TASK INSTRUCTIONS: The listing below is to be reproduced in full, character for character.

.....

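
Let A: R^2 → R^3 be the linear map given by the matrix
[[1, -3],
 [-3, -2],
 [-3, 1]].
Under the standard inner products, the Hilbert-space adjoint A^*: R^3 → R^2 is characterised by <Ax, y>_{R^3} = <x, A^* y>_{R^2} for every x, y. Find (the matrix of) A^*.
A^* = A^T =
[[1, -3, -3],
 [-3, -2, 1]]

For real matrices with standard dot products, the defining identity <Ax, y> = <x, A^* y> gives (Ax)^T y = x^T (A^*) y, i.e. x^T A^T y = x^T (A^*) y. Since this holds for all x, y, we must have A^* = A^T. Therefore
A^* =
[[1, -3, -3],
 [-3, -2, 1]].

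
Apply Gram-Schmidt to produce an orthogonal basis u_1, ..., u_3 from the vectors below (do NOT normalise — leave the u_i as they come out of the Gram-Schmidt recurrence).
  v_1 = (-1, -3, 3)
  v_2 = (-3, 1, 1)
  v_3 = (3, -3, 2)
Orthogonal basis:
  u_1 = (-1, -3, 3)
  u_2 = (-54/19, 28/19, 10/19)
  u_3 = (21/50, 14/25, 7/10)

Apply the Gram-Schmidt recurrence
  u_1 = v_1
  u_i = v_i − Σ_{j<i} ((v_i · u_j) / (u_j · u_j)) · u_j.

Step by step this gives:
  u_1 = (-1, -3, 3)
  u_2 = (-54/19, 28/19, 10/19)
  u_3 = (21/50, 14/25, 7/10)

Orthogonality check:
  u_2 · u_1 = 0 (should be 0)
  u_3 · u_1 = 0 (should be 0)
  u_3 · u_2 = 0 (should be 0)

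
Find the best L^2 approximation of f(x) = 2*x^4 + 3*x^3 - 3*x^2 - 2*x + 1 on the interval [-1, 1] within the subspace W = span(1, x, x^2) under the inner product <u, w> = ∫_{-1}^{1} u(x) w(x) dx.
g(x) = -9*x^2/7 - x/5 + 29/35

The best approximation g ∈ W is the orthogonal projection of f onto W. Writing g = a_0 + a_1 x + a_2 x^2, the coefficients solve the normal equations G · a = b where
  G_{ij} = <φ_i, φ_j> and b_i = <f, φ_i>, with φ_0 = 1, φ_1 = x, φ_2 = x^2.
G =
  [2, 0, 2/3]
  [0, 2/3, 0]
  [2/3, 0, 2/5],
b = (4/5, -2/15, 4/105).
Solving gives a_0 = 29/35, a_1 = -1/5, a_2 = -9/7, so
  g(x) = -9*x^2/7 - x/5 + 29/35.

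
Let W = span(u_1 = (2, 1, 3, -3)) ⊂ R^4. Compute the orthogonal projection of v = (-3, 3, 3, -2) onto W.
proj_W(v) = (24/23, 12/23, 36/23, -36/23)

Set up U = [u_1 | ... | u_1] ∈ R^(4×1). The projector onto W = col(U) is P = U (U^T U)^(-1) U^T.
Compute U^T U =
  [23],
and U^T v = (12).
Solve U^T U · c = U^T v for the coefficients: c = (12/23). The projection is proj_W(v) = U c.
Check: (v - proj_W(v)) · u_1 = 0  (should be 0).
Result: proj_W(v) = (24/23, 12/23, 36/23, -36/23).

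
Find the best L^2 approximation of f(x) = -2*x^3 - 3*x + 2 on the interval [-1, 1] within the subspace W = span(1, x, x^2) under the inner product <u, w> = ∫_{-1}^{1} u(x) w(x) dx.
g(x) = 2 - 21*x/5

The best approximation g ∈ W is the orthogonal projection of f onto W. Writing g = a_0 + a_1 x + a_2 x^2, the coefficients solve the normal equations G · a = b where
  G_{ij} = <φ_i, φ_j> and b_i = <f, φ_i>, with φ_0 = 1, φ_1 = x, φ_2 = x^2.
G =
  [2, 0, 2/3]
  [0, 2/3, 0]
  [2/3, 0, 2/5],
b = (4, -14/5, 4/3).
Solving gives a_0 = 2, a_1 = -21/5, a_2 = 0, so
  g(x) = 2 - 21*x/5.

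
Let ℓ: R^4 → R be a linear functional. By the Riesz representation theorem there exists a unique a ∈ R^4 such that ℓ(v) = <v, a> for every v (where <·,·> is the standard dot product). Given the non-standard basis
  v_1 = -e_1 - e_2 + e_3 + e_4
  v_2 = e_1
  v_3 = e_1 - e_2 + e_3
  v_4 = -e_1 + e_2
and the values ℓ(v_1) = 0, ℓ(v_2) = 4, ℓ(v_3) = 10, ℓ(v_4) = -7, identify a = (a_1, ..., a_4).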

.....

ANSWER BOX:
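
Let A: R^2 → R^3 be the linear map given by the matrix
[[1, -3],
 [-3, -2],
 [-3, 1]].
Under the standard inner products, the Hilbert-space adjoint A^*: R^3 → R^2 is characterised by <Ax, y>_{R^3} = <x, A^* y>_{R^2} for every x, y. Find (the matrix of) A^*.
A^* = A^T =
[[1, -3, -3],
 [-3, -2, 1]]

For real matrices with standard dot products, the defining identity <Ax, y> = <x, A^* y> gives (Ax)^T y = x^T (A^*) y, i.e. x^T A^T y = x^T (A^*) y. Since this holds for all x, y, we must have A^* = A^T. Therefore
A^* =
[[1, -3, -3],
 [-3, -2, 1]].

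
Apply Gram-Schmidt to produce an orthogonal basis u_1, ..., u_3 from the vectors below (do NOT normalise — leave the u_i as they come out of the Gram-Schmidt recurrence).
  v_1 = (-1, -3, 3)
  v_2 = (-3, 1, 1)
  v_3 = (3, -3, 2)
Orthogonal basis:
  u_1 = (-1, -3, 3)
  u_2 = (-54/19, 28/19, 10/19)
  u_3 = (21/50, 14/25, 7/10)

Apply the Gram-Schmidt recurrence
  u_1 = v_1
  u_i = v_i − Σ_{j<i} ((v_i · u_j) / (u_j · u_j)) · u_j.

Step by step this gives:
  u_1 = (-1, -3, 3)
  u_2 = (-54/19, 28/19, 10/19)
  u_3 = (21/50, 14/25, 7/10)

Orthogonality check:
  u_2 · u_1 = 0 (should be 0)
  u_3 · u_1 = 0 (should be 0)
  u_3 · u_2 = 0 (should be 0)

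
Find the best L^2 approximation of f(x) = 2*x^4 + 3*x^3 - 3*x^2 - 2*x + 1 on the interval [-1, 1] within the subspace W = span(1, x, x^2) under the inner product <u, w> = ∫_{-1}^{1} u(x) w(x) dx.
g(x) = -9*x^2/7 - x/5 + 29/35

The best approximation g ∈ W is the orthogonal projection of f onto W. Writing g = a_0 + a_1 x + a_2 x^2, the coefficients solve the normal equations G · a = b where
  G_{ij} = <φ_i, φ_j> and b_i = <f, φ_i>, with φ_0 = 1, φ_1 = x, φ_2 = x^2.
G =
  [2, 0, 2/3]
  [0, 2/3, 0]
  [2/3, 0, 2/5],
b = (4/5, -2/15, 4/105).
Solving gives a_0 = 29/35, a_1 = -1/5, a_2 = -9/7, so
  g(x) = -9*x^2/7 - x/5 + 29/35.

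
Let W = span(u_1 = (2, 1, 3, -3)) ⊂ R^4. Compute the orthogonal projection of v = (-3, 3, 3, -2) onto W.
proj_W(v) = (24/23, 12/23, 36/23, -36/23)

Set up U = [u_1 | ... | u_1] ∈ R^(4×1). The projector onto W = col(U) is P = U (U^T U)^(-1) U^T.
Compute U^T U =
  [23],
and U^T v = (12).
Solve U^T U · c = U^T v for the coefficients: c = (12/23). The projection is proj_W(v) = U c.
Check: (v - proj_W(v)) · u_1 = 0  (should be 0).
Result: proj_W(v) = (24/23, 12/23, 36/23, -36/23).

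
Find the best L^2 approximation of f(x) = -2*x^3 - 3*x + 2 on the interval [-1, 1] within the subspace W = span(1, x, x^2) under the inner product <u, w> = ∫_{-1}^{1} u(x) w(x) dx.
g(x) = 2 - 21*x/5

The best approximation g ∈ W is the orthogonal projection of f onto W. Writing g = a_0 + a_1 x + a_2 x^2, the coefficients solve the normal equations G · a = b where
  G_{ij} = <φ_i, φ_j> and b_i = <f, φ_i>, with φ_0 = 1, φ_1 = x, φ_2 = x^2.
G =
  [2, 0, 2/3]
  [0, 2/3, 0]
  [2/3, 0, 2/5],
b = (4, -14/5, 4/3).
Solving gives a_0 = 2, a_1 = -21/5, a_2 = 0, so
  g(x) = 2 - 21*x/5.

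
Let ℓ: R^4 → R be a linear functional. By the Riesz representation theorem there exists a unique a ∈ R^4 such that ℓ(v) = <v, a> for every v (where <·,·> is the standard dot product). Given the non-standard basis
  v_1 = -e_1 - e_2 + e_3 + e_4
  v_2 = e_1
  v_3 = e_1 - e_2 + e_3
  v_4 = -e_1 + e_2
and the values ℓ(v_1) = 0, ℓ(v_2) = 4, ℓ(v_3) = 10, ℓ(v_4) = -7, identify a = (a_1, ..., a_4).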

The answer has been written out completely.